*YOUR INSTRUCTIONS*. Send back all of the data, word for word.
[Opening INPUT RECORDS section]
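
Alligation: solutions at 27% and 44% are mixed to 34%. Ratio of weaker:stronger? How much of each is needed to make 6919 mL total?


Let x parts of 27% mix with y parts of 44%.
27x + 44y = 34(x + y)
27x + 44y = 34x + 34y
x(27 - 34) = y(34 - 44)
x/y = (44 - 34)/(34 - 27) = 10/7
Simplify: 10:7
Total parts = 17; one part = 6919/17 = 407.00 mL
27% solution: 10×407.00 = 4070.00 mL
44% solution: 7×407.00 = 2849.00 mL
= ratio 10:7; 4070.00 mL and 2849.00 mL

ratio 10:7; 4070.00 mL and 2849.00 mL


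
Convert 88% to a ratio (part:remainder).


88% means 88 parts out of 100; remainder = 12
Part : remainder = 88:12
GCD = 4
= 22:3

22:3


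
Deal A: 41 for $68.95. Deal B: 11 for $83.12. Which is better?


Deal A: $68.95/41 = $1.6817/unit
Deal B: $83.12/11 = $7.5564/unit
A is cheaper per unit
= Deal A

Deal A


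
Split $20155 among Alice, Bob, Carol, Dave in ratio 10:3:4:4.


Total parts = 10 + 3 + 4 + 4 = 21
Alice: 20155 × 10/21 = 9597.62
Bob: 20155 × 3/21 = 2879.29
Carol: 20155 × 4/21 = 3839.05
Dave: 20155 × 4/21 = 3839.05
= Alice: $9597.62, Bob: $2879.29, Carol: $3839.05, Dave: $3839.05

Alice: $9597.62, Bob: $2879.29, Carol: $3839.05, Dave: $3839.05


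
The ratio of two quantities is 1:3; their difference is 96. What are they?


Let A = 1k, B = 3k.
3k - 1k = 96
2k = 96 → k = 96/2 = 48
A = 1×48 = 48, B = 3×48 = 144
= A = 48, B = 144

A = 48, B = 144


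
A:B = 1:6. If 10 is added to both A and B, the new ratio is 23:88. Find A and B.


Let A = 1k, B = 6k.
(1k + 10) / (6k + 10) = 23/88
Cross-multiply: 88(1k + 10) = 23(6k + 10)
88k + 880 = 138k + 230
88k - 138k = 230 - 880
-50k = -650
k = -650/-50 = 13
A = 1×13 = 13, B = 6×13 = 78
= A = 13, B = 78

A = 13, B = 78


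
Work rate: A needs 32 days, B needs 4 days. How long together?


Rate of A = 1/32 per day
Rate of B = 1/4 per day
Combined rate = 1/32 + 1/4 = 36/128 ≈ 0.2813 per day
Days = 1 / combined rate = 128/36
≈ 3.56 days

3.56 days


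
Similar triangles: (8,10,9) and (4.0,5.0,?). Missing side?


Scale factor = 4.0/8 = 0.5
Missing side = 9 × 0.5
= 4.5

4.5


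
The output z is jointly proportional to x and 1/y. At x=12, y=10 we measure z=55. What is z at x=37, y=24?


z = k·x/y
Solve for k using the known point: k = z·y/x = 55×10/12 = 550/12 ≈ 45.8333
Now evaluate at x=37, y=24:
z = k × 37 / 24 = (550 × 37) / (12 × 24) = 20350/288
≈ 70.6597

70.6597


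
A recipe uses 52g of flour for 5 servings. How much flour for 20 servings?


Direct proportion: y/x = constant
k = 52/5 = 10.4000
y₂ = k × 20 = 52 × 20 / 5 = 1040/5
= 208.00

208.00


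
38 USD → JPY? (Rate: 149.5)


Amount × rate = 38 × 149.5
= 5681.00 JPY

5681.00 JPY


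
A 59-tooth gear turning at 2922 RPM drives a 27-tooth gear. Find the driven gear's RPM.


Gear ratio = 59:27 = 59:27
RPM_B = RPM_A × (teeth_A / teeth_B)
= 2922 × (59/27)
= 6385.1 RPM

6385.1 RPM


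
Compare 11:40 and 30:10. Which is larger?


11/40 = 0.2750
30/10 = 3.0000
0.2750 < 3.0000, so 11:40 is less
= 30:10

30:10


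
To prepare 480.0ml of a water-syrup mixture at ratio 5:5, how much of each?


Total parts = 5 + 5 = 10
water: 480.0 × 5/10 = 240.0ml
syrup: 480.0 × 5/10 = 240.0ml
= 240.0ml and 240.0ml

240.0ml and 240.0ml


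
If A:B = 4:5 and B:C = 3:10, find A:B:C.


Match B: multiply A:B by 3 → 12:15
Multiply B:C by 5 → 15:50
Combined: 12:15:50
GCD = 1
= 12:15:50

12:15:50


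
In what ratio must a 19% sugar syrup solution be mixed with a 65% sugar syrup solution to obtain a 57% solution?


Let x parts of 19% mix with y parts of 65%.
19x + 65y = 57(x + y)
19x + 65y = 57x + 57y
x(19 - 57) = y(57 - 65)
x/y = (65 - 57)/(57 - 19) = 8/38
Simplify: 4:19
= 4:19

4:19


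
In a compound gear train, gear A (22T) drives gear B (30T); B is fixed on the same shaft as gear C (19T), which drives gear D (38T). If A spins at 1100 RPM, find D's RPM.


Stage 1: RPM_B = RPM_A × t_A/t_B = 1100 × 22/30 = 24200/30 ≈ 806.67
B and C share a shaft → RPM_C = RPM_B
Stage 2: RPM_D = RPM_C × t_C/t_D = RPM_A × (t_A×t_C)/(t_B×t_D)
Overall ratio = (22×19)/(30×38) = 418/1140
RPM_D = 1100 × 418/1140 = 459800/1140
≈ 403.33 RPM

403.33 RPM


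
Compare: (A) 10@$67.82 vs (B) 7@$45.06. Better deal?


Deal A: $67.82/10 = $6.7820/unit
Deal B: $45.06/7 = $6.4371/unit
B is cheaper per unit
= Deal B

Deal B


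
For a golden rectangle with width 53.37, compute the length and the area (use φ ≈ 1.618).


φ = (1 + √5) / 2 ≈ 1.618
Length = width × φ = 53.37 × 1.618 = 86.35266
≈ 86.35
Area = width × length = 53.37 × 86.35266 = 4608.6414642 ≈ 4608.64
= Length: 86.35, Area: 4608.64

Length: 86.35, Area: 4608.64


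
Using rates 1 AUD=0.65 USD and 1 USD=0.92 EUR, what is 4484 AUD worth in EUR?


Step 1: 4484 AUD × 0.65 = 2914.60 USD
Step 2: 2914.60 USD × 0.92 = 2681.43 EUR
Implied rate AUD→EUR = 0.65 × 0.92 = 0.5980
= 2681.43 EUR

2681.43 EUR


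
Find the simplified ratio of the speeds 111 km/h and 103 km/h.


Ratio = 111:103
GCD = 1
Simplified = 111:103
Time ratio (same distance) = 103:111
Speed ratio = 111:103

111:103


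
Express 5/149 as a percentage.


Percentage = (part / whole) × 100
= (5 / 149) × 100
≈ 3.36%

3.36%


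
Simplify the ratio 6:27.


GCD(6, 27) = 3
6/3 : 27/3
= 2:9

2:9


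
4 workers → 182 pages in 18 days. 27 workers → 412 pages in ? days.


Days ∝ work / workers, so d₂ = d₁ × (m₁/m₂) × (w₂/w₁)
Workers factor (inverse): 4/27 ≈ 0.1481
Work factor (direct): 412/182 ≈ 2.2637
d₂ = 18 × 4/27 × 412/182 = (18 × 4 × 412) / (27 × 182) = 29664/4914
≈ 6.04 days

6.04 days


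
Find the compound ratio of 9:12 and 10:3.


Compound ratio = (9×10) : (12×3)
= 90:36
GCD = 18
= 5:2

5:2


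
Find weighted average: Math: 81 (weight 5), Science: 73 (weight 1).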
[Closing INPUT RECORDS section]
*ANSWER TO THE EXERCISE*.
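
Alligation: solutions at 27% and 44% are mixed to 34%. Ratio of weaker:stronger? How much of each is needed to make 6919 mL total?


Let x parts of 27% mix with y parts of 44%.
27x + 44y = 34(x + y)
27x + 44y = 34x + 34y
x(27 - 34) = y(34 - 44)
x/y = (44 - 34)/(34 - 27) = 10/7
Simplify: 10:7
Total parts = 17; one part = 6919/17 = 407.00 mL
27% solution: 10×407.00 = 4070.00 mL
44% solution: 7×407.00 = 2849.00 mL
= ratio 10:7; 4070.00 mL and 2849.00 mL

ratio 10:7; 4070.00 mL and 2849.00 mL


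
Convert 88% to a ratio (part:remainder).


88% means 88 parts out of 100; remainder = 12
Part : remainder = 88:12
GCD = 4
= 22:3

22:3


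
Deal A: 41 for $68.95. Deal B: 11 for $83.12. Which is better?


Deal A: $68.95/41 = $1.6817/unit
Deal B: $83.12/11 = $7.5564/unit
A is cheaper per unit
= Deal A

Deal A


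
Split $20155 among Alice, Bob, Carol, Dave in ratio 10:3:4:4.


Total parts = 10 + 3 + 4 + 4 = 21
Alice: 20155 × 10/21 = 9597.62
Bob: 20155 × 3/21 = 2879.29
Carol: 20155 × 4/21 = 3839.05
Dave: 20155 × 4/21 = 3839.05
= Alice: $9597.62, Bob: $2879.29, Carol: $3839.05, Dave: $3839.05

Alice: $9597.62, Bob: $2879.29, Carol: $3839.05, Dave: $3839.05


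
The ratio of two quantities is 1:3; their difference is 96. What are they?


Let A = 1k, B = 3k.
3k - 1k = 96
2k = 96 → k = 96/2 = 48
A = 1×48 = 48, B = 3×48 = 144
= A = 48, B = 144

A = 48, B = 144


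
A:B = 1:6. If 10 is added to both A and B, the new ratio is 23:88. Find A and B.


Let A = 1k, B = 6k.
(1k + 10) / (6k + 10) = 23/88
Cross-multiply: 88(1k + 10) = 23(6k + 10)
88k + 880 = 138k + 230
88k - 138k = 230 - 880
-50k = -650
k = -650/-50 = 13
A = 1×13 = 13, B = 6×13 = 78
= A = 13, B = 78

A = 13, B = 78


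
Work rate: A needs 32 days, B needs 4 days. How long together?


Rate of A = 1/32 per day
Rate of B = 1/4 per day
Combined rate = 1/32 + 1/4 = 36/128 ≈ 0.2813 per day
Days = 1 / combined rate = 128/36
≈ 3.56 days

3.56 days


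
Similar triangles: (8,10,9) and (4.0,5.0,?). Missing side?


Scale factor = 4.0/8 = 0.5
Missing side = 9 × 0.5
= 4.5

4.5


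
The output z is jointly proportional to x and 1/y. At x=12, y=10 we measure z=55. What is z at x=37, y=24?


z = k·x/y
Solve for k using the known point: k = z·y/x = 55×10/12 = 550/12 ≈ 45.8333
Now evaluate at x=37, y=24:
z = k × 37 / 24 = (550 × 37) / (12 × 24) = 20350/288
≈ 70.6597

70.6597


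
A recipe uses 52g of flour for 5 servings. How much flour for 20 servings?


Direct proportion: y/x = constant
k = 52/5 = 10.4000
y₂ = k × 20 = 52 × 20 / 5 = 1040/5
= 208.00

208.00


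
38 USD → JPY? (Rate: 149.5)


Amount × rate = 38 × 149.5
= 5681.00 JPY

5681.00 JPY


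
A 59-tooth gear turning at 2922 RPM drives a 27-tooth gear. Find the driven gear's RPM.


Gear ratio = 59:27 = 59:27
RPM_B = RPM_A × (teeth_A / teeth_B)
= 2922 × (59/27)
= 6385.1 RPM

6385.1 RPM


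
Compare 11:40 and 30:10. Which is larger?


11/40 = 0.2750
30/10 = 3.0000
0.2750 < 3.0000, so 11:40 is less
= 30:10

30:10


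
To prepare 480.0ml of a water-syrup mixture at ratio 5:5, how much of each?


Total parts = 5 + 5 = 10
water: 480.0 × 5/10 = 240.0ml
syrup: 480.0 × 5/10 = 240.0ml
= 240.0ml and 240.0ml

240.0ml and 240.0ml


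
If A:B = 4:5 and B:C = 3:10, find A:B:C.


Match B: multiply A:B by 3 → 12:15
Multiply B:C by 5 → 15:50
Combined: 12:15:50
GCD = 1
= 12:15:50

12:15:50


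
In what ratio must a 19% sugar syrup solution be mixed with a 65% sugar syrup solution to obtain a 57% solution?


Let x parts of 19% mix with y parts of 65%.
19x + 65y = 57(x + y)
19x + 65y = 57x + 57y
x(19 - 57) = y(57 - 65)
x/y = (65 - 57)/(57 - 19) = 8/38
Simplify: 4:19
= 4:19

4:19


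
In a compound gear train, gear A (22T) drives gear B (30T); B is fixed on the same shaft as gear C (19T), which drives gear D (38T). If A spins at 1100 RPM, find D's RPM.


Stage 1: RPM_B = RPM_A × t_A/t_B = 1100 × 22/30 = 24200/30 ≈ 806.67
B and C share a shaft → RPM_C = RPM_B
Stage 2: RPM_D = RPM_C × t_C/t_D = RPM_A × (t_A×t_C)/(t_B×t_D)
Overall ratio = (22×19)/(30×38) = 418/1140
RPM_D = 1100 × 418/1140 = 459800/1140
≈ 403.33 RPM

403.33 RPM


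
Compare: (A) 10@$67.82 vs (B) 7@$45.06. Better deal?


Deal A: $67.82/10 = $6.7820/unit
Deal B: $45.06/7 = $6.4371/unit
B is cheaper per unit
= Deal B

Deal B


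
For a golden rectangle with width 53.37, compute the length and the area (use φ ≈ 1.618).


φ = (1 + √5) / 2 ≈ 1.618
Length = width × φ = 53.37 × 1.618 = 86.35266
≈ 86.35
Area = width × length = 53.37 × 86.35266 = 4608.6414642 ≈ 4608.64
= Length: 86.35, Area: 4608.64

Length: 86.35, Area: 4608.64


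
Using rates 1 AUD=0.65 USD and 1 USD=0.92 EUR, what is 4484 AUD worth in EUR?


Step 1: 4484 AUD × 0.65 = 2914.60 USD
Step 2: 2914.60 USD × 0.92 = 2681.43 EUR
Implied rate AUD→EUR = 0.65 × 0.92 = 0.5980
= 2681.43 EUR

2681.43 EUR


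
Find the simplified ratio of the speeds 111 km/h and 103 km/h.


Ratio = 111:103
GCD = 1
Simplified = 111:103
Time ratio (same distance) = 103:111
Speed ratio = 111:103

111:103


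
Express 5/149 as a percentage.


Percentage = (part / whole) × 100
= (5 / 149) × 100
≈ 3.36%

3.36%


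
Simplify the ratio 6:27.


GCD(6, 27) = 3
6/3 : 27/3
= 2:9

2:9


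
4 workers → 182 pages in 18 days. 27 workers → 412 pages in ? days.


Days ∝ work / workers, so d₂ = d₁ × (m₁/m₂) × (w₂/w₁)
Workers factor (inverse): 4/27 ≈ 0.1481
Work factor (direct): 412/182 ≈ 2.2637
d₂ = 18 × 4/27 × 412/182 = (18 × 4 × 412) / (27 × 182) = 29664/4914
≈ 6.04 days

6.04 days


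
Find the compound ratio of 9:12 and 10:3.


Compound ratio = (9×10) : (12×3)
= 90:36
GCD = 18
= 5:2

5:2


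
Find weighted average: Math: 81 (weight 5), Science: 73 (weight 1).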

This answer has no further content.